## GOAL OF THE EXERCISE:
The entries below contain a stretch that opens with the line containing "Let $c = \left(2" and closes with the line containing "What is (-41*(-4))*v(22)"; set down that stretch exactly, both ends included, and nothing else.
--- THE DATA ---
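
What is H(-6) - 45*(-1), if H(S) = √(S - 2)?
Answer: 45 + 2*I*√2 ≈ 45.0 + 2.8284*I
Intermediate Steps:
H(S) = √(-2 + S)
H(-6) - 45*(-1) = √(-2 - 6) - 45*(-1) = √(-8) + 45 = 2*I*√2 + 45 = 45 + 2*I*√2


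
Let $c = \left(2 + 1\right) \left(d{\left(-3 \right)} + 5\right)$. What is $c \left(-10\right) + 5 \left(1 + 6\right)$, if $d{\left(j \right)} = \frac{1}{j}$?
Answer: $-105$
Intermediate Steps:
$c = 14$ ($c = \left(2 + 1\right) \left(\frac{1}{-3} + 5\right) = 3 \left(- \frac{1}{3} + 5\right) = 3 \cdot \frac{14}{3} = 14$)
$c \left(-10\right) + 5 \left(1 + 6\right) = 14 \left(-10\right) + 5 \left(1 + 6\right) = -140 + 5 \cdot 7 = -140 + 35 = -105$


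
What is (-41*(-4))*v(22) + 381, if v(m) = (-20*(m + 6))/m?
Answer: -41729/11 ≈ -3793.5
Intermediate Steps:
v(m) = (-120 - 20*m)/m (v(m) = (-20*(6 + m))/m = (-120 - 20*m)/m)
(-41*(-4))*v(22) + 381 = (-41*(-4))*(-20 - 120/22) + 381 = 164*(-20 - 120*1/22) + 381 = 164*(-20 - 60/11) + 381 = 164*(-280/11) + 381 = -45920/11 + 381 = -41729/11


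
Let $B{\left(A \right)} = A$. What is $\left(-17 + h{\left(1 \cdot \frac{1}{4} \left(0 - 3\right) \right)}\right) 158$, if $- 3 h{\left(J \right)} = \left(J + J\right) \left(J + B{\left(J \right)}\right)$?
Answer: $- \frac{5609}{2} \approx -2804.5$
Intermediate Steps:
$h{\left(J \right)} = - \frac{4 J^{2}}{3}$ ($h{\left(J \right)} = - \frac{\left(J + J\right) \left(J + J\right)}{3} = - \frac{2 J 2 J}{3} = - \frac{4 J^{2}}{3}$)
$\left(-17 + h{\left(1 \cdot \frac{1}{4} \left(0 - 3\right) \right)}\right) 158 = \left(-17 - \frac{4 \left(1 \cdot \frac{1}{4} \left(0 - 3\right)\right)^{2}}{3}\right) 158 = \left(-17 - \frac{4 \left(1 \cdot \frac{1}{4} \left(-3\right)\right)^{2}}{3}\right) 158 = \left(-17 - \frac{4 \left(\frac{1}{4} \left(-3\right)\right)^{2}}{3}\right) 158 = \left(-17 - \frac{4 \left(- \frac{3}{4}\right)^{2}}{3}\right) 158 = \left(-17 - \frac{3}{4}\right) 158 = \left(- \frac{71}{4}\right) 158 = - \frac{5609}{2}$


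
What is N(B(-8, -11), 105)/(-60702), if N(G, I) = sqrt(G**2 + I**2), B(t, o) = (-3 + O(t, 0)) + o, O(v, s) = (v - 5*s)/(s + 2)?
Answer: -sqrt(1261)/20234 ≈ -0.0017550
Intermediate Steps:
O(v, s) = (v - 5*s)/(2 + s)
B(t, o) = -3 + o + t/2 (B(t, o) = (-3 + (t - 5*0)/(2 + 0)) + o = (-3 + (t + 0)/2) + o = (-3 + t/2) + o = -3 + o + t/2)
N(B(-8, -11), 105)/(-60702) = sqrt((-3 - 11 + (1/2)*(-8))**2 + 105**2)/(-60702) = sqrt((-3 - 11 - 4)**2 + 11025)*(-1/60702) = sqrt((-18)**2 + 11025)*(-1/60702) = sqrt(324 + 11025)*(-1/60702) = sqrt(11349)*(-1/60702) = (3*sqrt(1261))*(-1/60702) = -sqrt(1261)/20234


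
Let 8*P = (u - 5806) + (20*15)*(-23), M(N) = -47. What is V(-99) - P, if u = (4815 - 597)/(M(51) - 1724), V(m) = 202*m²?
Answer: 3509042660/1771 ≈ 1.9814e+6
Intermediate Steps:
u = -4218/1771 (u = (4815 - 597)/(-47 - 1724) = 4218/(-1771) = 4218*(-1/1771) = -4218/1771 ≈ -2.3817)
P = -2813318/1771 (P = ((-4218/1771 - 5806) + (20*15)*(-23))/8 = (-10286644/1771 + 300*(-23))/8 = (-10286644/1771 - 6900)/8 = (⅛)*(-22506544/1771) = -2813318/1771 ≈ -1588.5)
V(-99) - P = 202*(-99)² - 1*(-2813318/1771) = 202*9801 + 2813318/1771 = 1979802 + 2813318/1771 = 3509042660/1771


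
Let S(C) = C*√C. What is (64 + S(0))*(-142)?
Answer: -9088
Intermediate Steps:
S(C) = C^(3/2)
(64 + S(0))*(-142) = (64 + 0^(3/2))*(-142) = (64 + 0)*(-142) = 64*(-142) = -9088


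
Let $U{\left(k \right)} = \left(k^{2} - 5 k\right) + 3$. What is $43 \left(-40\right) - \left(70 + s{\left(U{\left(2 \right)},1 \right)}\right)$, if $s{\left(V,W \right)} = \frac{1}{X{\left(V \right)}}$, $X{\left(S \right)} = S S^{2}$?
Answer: $- \frac{48329}{27} \approx -1790.0$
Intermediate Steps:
$U{\left(k \right)} = 3 + k^{2} - 5 k$
$X{\left(S \right)} = S^{3}$
$s{\left(V,W \right)} = \frac{1}{V^{3}}$
$43 \left(-40\right) - \left(70 + s{\left(U{\left(2 \right)},1 \right)}\right) = 43 \left(-40\right) - \left(70 + \frac{1}{\left(3 + 2^{2} - 10\right)^{3}}\right) = -1720 - \left(70 + \frac{1}{\left(3 + 4 - 10\right)^{3}}\right) = -1720 - \frac{1889}{27} = - \frac{48329}{27}$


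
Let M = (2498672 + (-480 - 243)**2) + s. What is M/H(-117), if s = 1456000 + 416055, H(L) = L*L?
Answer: 1631152/4563 ≈ 357.47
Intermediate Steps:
H(L) = L**2
s = 1872055
M = 4893456 (M = (2498672 + (-480 - 243)**2) + 1872055 = (2498672 + (-723)**2) + 1872055 = (2498672 + 522729) + 1872055 = 3021401 + 1872055 = 4893456)
M/H(-117) = 4893456/((-117)**2) = 4893456/13689 = 4893456*(1/13689) = 1631152/4563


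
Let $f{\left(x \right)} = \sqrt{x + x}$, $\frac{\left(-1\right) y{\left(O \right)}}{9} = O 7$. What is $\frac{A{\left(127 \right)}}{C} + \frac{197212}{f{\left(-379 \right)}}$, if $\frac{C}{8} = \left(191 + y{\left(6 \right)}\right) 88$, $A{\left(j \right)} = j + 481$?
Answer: $- \frac{19}{4114} - \frac{98606 i \sqrt{758}}{379} \approx -0.0046184 - 7163.1 i$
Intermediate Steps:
$y{\left(O \right)} = - 63 O$ ($y{\left(O \right)} = - 9 O 7 = - 9 \cdot 7 O = - 63 O$)
$f{\left(x \right)} = \sqrt{2} \sqrt{x}$ ($f{\left(x \right)} = \sqrt{2 x} = \sqrt{2} \sqrt{x}$)
$A{\left(j \right)} = 481 + j$
$C = -131648$ ($C = 8 \left(191 - 378\right) 88 = 8 \left(\left(-187\right) 88\right) = 8 \left(-16456\right) = -131648$)
$\frac{A{\left(127 \right)}}{C} + \frac{197212}{f{\left(-379 \right)}} = \frac{481 + 127}{-131648} + \frac{197212}{\sqrt{2} \sqrt{-379}} = 608 \left(- \frac{1}{131648}\right) + \frac{197212}{\sqrt{2} i \sqrt{379}} = - \frac{19}{4114} + \frac{197212}{i \sqrt{758}} = - \frac{19}{4114} + 197212 \left(- \frac{i \sqrt{758}}{758}\right) = - \frac{19}{4114} - \frac{98606 i \sqrt{758}}{379}$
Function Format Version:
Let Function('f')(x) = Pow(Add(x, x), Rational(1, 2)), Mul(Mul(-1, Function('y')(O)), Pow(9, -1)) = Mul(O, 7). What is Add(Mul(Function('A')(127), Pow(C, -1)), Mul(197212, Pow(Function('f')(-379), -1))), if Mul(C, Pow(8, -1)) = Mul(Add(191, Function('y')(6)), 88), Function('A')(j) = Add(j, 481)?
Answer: Add(Rational(-19, 4114), Mul(Rational(-98606, 379), I, Pow(758, Rational(1, 2)))) ≈ Add(-0.0046184, Mul(-7163.1, I))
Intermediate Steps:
Function('y')(O) = Mul(-63, O) (Function('y')(O) = Mul(-9, Mul(O, 7)) = Mul(-9, Mul(7, O)) = Mul(-63, O))
Function('f')(x) = Mul(Pow(2, Rational(1, 2)), Pow(x, Rational(1, 2))) (Function('f')(x) = Pow(Mul(2, x), Rational(1, 2)) = Mul(Pow(2, Rational(1, 2)), Pow(x, Rational(1, 2))))
Function('A')(j) = Add(481, j)
C = -131648 (C = Mul(8, Mul(Add(191, Mul(-63, 6)), 88)) = Mul(8, Mul(Add(191, -378), 88)) = Mul(8, Mul(-187, 88)) = Mul(8, -16456) = -131648)
Add(Mul(Function('A')(127), Pow(C, -1)), Mul(197212, Pow(Function('f')(-379), -1))) = Add(Mul(Add(481, 127), Pow(-131648, -1)), Mul(197212, Pow(Mul(Pow(2, Rational(1, 2)), Pow(-379, Rational(1, 2))), -1))) = Add(Mul(608, Rational(-1, 131648)), Mul(197212, Pow(Mul(Pow(2, Rational(1, 2)), Mul(I, Pow(379, Rational(1, 2)))), -1))) = Add(Rational(-19, 4114), Mul(197212, Pow(Mul(I, Pow(758, Rational(1, 2))), -1))) = Add(Rational(-19, 4114), Mul(197212, Mul(Rational(-1, 758), I, Pow(758, Rational(1, 2))))) = Add(Rational(-19, 4114), Mul(Rational(-98606, 379), I, Pow(758, Rational(1, 2))))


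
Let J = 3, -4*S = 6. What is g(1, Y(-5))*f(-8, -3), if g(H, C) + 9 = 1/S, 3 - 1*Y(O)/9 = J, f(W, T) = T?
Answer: 29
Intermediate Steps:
S = -3/2 (S = -¼*6 = -3/2 ≈ -1.5000)
Y(O) = 0 (Y(O) = 27 - 9*3 = 27 - 27 = 0)
g(H, C) = -29/3 (g(H, C) = -9 + 1/(-3/2) = -9 - ⅔ = -29/3)
g(1, Y(-5))*f(-8, -3) = -29/3*(-3) = 29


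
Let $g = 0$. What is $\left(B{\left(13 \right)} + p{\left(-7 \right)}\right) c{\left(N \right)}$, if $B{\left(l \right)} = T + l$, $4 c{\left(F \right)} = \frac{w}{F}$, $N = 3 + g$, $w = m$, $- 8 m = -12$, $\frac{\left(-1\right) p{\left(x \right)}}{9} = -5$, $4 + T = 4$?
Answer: $\frac{29}{4} \approx 7.25$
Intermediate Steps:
$T = 0$ ($T = -4 + 4 = 0$)
$p{\left(x \right)} = 45$ ($p{\left(x \right)} = \left(-9\right) \left(-5\right) = 45$)
$m = \frac{3}{2}$ ($m = \left(- \frac{1}{8}\right) \left(-12\right) = \frac{3}{2} \approx 1.5$)
$w = \frac{3}{2} \approx 1.5$
$N = 3$ ($N = 3 + 0 = 3$)
$c{\left(F \right)} = \frac{3}{8 F}$ ($c{\left(F \right)} = \frac{\frac{3}{2} \frac{1}{F}}{4} = \frac{3}{8 F}$)
$B{\left(l \right)} = l$ ($B{\left(l \right)} = 0 + l = l$)
$\left(B{\left(13 \right)} + p{\left(-7 \right)}\right) c{\left(N \right)} = \left(13 + 45\right) \frac{3}{8 \cdot 3} = 58 \cdot \frac{3}{8} \cdot \frac{1}{3} = 58 \cdot \frac{1}{8} = \frac{29}{4}$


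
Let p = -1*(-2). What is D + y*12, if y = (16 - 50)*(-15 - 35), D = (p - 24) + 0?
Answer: 20378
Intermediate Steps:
p = 2
D = -22 (D = (2 - 24) + 0 = -22 + 0 = -22)
y = 1700 (y = -34*(-50) = 1700)
D + y*12 = -22 + 1700*12 = -22 + 20400 = 20378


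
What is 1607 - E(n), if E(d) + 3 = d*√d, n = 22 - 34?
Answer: 1610 + 24*I*√3 ≈ 1610.0 + 41.569*I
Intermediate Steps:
n = -12
E(d) = -3 + d^(3/2) (E(d) = -3 + d*√d = -3 + d^(3/2))
1607 - E(n) = 1607 - (-3 + (-12)^(3/2)) = 1607 - (-3 - 24*I*√3) = 1607 + (3 + 24*I*√3) = 1610 + 24*I*√3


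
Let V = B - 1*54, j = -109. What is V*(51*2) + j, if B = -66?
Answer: -12349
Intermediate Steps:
V = -120 (V = -66 - 1*54 = -66 - 54 = -120)
V*(51*2) + j = -6120*2 - 109 = -120*102 - 109 = -12240 - 109 = -12349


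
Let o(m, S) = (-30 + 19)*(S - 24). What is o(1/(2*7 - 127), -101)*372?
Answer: 511500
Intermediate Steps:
o(m, S) = 264 - 11*S (o(m, S) = -11*(-24 + S) = 264 - 11*S)
o(1/(2*7 - 127), -101)*372 = (264 - 11*(-101))*372 = (264 + 1111)*372 = 1375*372 = 511500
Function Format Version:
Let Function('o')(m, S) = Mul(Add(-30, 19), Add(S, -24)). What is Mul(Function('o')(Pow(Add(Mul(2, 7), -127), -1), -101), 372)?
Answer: 511500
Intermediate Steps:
Function('o')(m, S) = Add(264, Mul(-11, S)) (Function('o')(m, S) = Mul(-11, Add(-24, S)) = Add(264, Mul(-11, S)))
Mul(Function('o')(Pow(Add(Mul(2, 7), -127), -1), -101), 372) = Mul(Add(264, Mul(-11, -101)), 372) = Mul(Add(264, 1111), 372) = Mul(1375, 372) = 511500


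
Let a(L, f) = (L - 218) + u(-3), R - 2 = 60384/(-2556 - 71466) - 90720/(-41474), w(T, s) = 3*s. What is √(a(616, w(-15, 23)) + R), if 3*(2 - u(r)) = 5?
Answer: 5*√56005926528135315/59038239 ≈ 20.043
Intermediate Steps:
u(r) = ⅓ (u(r) = 2 - ⅓*5 = 2 - 5/3 = ⅓)
R = 862573890/255832369 (R = 2 + (60384/(-2556 - 71466) - 90720/(-41474)) = 2 + (60384/(-74022) - 90720*(-1/41474)) = 2 + (60384*(-1/74022) + 45360/20737) = 2 + (-10064/12337 + 45360/20737) = 2 + 350909152/255832369 = 862573890/255832369 ≈ 3.3716)
a(L, f) = -653/3 + L (a(L, f) = (L - 218) + ⅓ = (-218 + L) + ⅓ = -653/3 + L)
√(a(616, w(-15, 23)) + R) = √((-653/3 + 616) + 862573890/255832369) = √(1195/3 + 862573890/255832369) = √(308307402625/767497107) = 5*√56005926528135315/59038239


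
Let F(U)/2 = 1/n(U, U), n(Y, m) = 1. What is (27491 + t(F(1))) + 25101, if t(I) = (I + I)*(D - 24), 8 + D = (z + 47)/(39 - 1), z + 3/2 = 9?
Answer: 996925/19 ≈ 52470.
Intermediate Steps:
z = 15/2 (z = -3/2 + 9 = 15/2 ≈ 7.5000)
F(U) = 2 (F(U) = 2/1 = 2*1 = 2)
D = -499/76 (D = -8 + (15/2 + 47)/(39 - 1) = -8 + (109/2)/38 = -8 + (109/2)*(1/38) = -8 + 109/76 = -499/76 ≈ -6.5658)
t(I) = -2323*I/38 (t(I) = (I + I)*(-499/76 - 24) = (2*I)*(-2323/76) = -2323*I/38)
(27491 + t(F(1))) + 25101 = (27491 - 2323/38*2) + 25101 = (27491 - 2323/19) + 25101 = 520006/19 + 25101 = 996925/19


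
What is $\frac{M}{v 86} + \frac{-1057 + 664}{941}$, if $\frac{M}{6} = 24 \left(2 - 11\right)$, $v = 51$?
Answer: $- \frac{490539}{687871} \approx -0.71313$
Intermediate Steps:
$M = -1296$ ($M = 6 \cdot 24 \left(2 - 11\right) = 6 \cdot 24 \left(-9\right) = 6 \left(-216\right) = -1296$)
$\frac{M}{v 86} + \frac{-1057 + 664}{941} = - \frac{1296}{51 \cdot 86} + \frac{-1057 + 664}{941} = - \frac{1296}{4386} - \frac{393}{941} = \left(-1296\right) \frac{1}{4386} - \frac{393}{941} = - \frac{216}{731} - \frac{393}{941} = - \frac{490539}{687871}$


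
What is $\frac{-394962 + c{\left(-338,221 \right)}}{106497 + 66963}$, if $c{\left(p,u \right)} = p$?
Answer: $- \frac{335}{147} \approx -2.2789$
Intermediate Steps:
$\frac{-394962 + c{\left(-338,221 \right)}}{106497 + 66963} = \frac{-394962 - 338}{106497 + 66963} = - \frac{395300}{173460} = \left(-395300\right) \frac{1}{173460} = - \frac{335}{147}$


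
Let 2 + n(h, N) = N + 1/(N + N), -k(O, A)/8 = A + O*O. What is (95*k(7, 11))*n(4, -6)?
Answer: 368600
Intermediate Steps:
k(O, A) = -8*A - 8*O**2 (k(O, A) = -8*(A + O*O) = -8*(A + O**2) = -8*A - 8*O**2)
n(h, N) = -2 + N + 1/(2*N) (n(h, N) = -2 + (N + 1/(N + N)) = -2 + (N + 1/(2*N)) = -2 + N + 1/(2*N))
(95*k(7, 11))*n(4, -6) = (95*(-8*11 - 8*7**2))*(-2 - 6 + (1/2)/(-6)) = (95*(-88 - 8*49))*(-2 - 6 + (1/2)*(-1/6)) = (95*(-88 - 392))*(-2 - 6 - 1/12) = (95*(-480))*(-97/12) = -45600*(-97/12) = 368600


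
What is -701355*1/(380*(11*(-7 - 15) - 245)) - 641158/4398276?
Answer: 148305008225/40697247828 ≈ 3.6441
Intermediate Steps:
-701355*1/(380*(11*(-7 - 15) - 245)) - 641158/4398276 = -701355*1/(380*(11*(-22) - 245)) - 641158*1/4398276 = -701355*1/(380*(-242 - 245)) - 320579/2199138 = -701355/(380*(-487)) - 320579/2199138 = -701355/(-185060) - 320579/2199138 = -701355*(-1/185060) - 320579/2199138 = 140271/37012 - 320579/2199138 = 148305008225/40697247828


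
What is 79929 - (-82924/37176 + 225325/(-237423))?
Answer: 19597677320229/245178818 ≈ 79932.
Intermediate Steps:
79929 - (-82924/37176 + 225325/(-237423)) = 79929 - (-82924*1/37176 + 225325*(-1/237423)) = 79929 - (-20731/9294 - 225325/237423) = 79929 - 1*(-779576307/245178818) = 79929 + 779576307/245178818 = 19597677320229/245178818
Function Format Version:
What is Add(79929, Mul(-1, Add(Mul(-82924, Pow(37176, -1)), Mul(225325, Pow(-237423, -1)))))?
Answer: Rational(19597677320229, 245178818) ≈ 79932.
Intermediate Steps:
Add(79929, Mul(-1, Add(Mul(-82924, Pow(37176, -1)), Mul(225325, Pow(-237423, -1))))) = Add(79929, Mul(-1, Add(Mul(-82924, Rational(1, 37176)), Mul(225325, Rational(-1, 237423))))) = Add(79929, Mul(-1, Add(Rational(-20731, 9294), Rational(-225325, 237423)))) = Add(79929, Mul(-1, Rational(-779576307, 245178818))) = Add(79929, Rational(779576307, 245178818)) = Rational(19597677320229, 245178818)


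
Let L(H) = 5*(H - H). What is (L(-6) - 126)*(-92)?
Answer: 11592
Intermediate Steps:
L(H) = 0 (L(H) = 5*0 = 0)
(L(-6) - 126)*(-92) = (0 - 126)*(-92) = -126*(-92) = 11592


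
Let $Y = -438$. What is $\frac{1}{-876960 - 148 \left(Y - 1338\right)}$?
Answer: $- \frac{1}{614112} \approx -1.6284 \cdot 10^{-6}$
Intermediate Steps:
$\frac{1}{-876960 - 148 \left(Y - 1338\right)} = \frac{1}{-876960 - 148 \left(-438 - 1338\right)} = \frac{1}{-876960 - -262848} = \frac{1}{-876960 + 262848} = \frac{1}{-614112} = - \frac{1}{614112}$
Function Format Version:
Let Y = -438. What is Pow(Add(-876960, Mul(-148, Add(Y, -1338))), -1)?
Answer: Rational(-1, 614112) ≈ -1.6284e-6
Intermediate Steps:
Pow(Add(-876960, Mul(-148, Add(Y, -1338))), -1) = Pow(Add(-876960, Mul(-148, Add(-438, -1338))), -1) = Pow(Add(-876960, Mul(-148, -1776)), -1) = Pow(Add(-876960, 262848), -1) = Pow(-614112, -1) = Rational(-1, 614112)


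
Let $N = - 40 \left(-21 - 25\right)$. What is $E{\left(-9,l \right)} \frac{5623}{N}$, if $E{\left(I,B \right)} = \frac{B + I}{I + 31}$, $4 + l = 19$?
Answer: $\frac{16869}{20240} \approx 0.83345$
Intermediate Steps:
$l = 15$ ($l = -4 + 19 = 15$)
$N = 1840$ ($N = \left(-40\right) \left(-46\right) = 1840$)
$E{\left(I,B \right)} = \frac{B + I}{31 + I}$
$E{\left(-9,l \right)} \frac{5623}{N} = \frac{15 - 9}{31 - 9} \cdot \frac{5623}{1840} = \frac{1}{22} \cdot 6 \cdot 5623 \cdot \frac{1}{1840} = \frac{1}{22} \cdot 6 \cdot \frac{5623}{1840} = \frac{3}{11} \cdot \frac{5623}{1840} = \frac{16869}{20240}$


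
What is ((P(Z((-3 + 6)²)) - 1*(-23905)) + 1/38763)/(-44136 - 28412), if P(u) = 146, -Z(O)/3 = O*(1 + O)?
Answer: -466144457/1406089062 ≈ -0.33152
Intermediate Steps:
Z(O) = -3*O*(1 + O)
((P(Z((-3 + 6)²)) - 1*(-23905)) + 1/38763)/(-44136 - 28412) = ((146 - 1*(-23905)) + 1/38763)/(-44136 - 28412) = ((146 + 23905) + 1/38763)/(-72548) = (24051 + 1/38763)*(-1/72548) = (932288914/38763)*(-1/72548) = -466144457/1406089062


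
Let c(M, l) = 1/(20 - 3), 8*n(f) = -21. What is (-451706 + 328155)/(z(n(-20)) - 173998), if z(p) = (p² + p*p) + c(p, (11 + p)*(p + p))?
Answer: 67211744/94647383 ≈ 0.71013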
---
## RESPONSE TO THE EXERCISE:
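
Let $c = \left(2 + 1\right) \left(d{\left(-3 \right)} + 5\right)$. What is $c \left(-10\right) + 5 \left(1 + 6\right)$, if $d{\left(j \right)} = \frac{1}{j}$?
Answer: $-105$
Intermediate Steps:
$c = 14$ ($c = \left(2 + 1\right) \left(\frac{1}{-3} + 5\right) = 3 \left(- \frac{1}{3} + 5\right) = 3 \cdot \frac{14}{3} = 14$)
$c \left(-10\right) + 5 \left(1 + 6\right) = 14 \left(-10\right) + 5 \left(1 + 6\right) = -140 + 5 \cdot 7 = -140 + 35 = -105$


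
What is (-41*(-4))*v(22) + 381, if v(m) = (-20*(m + 6))/m?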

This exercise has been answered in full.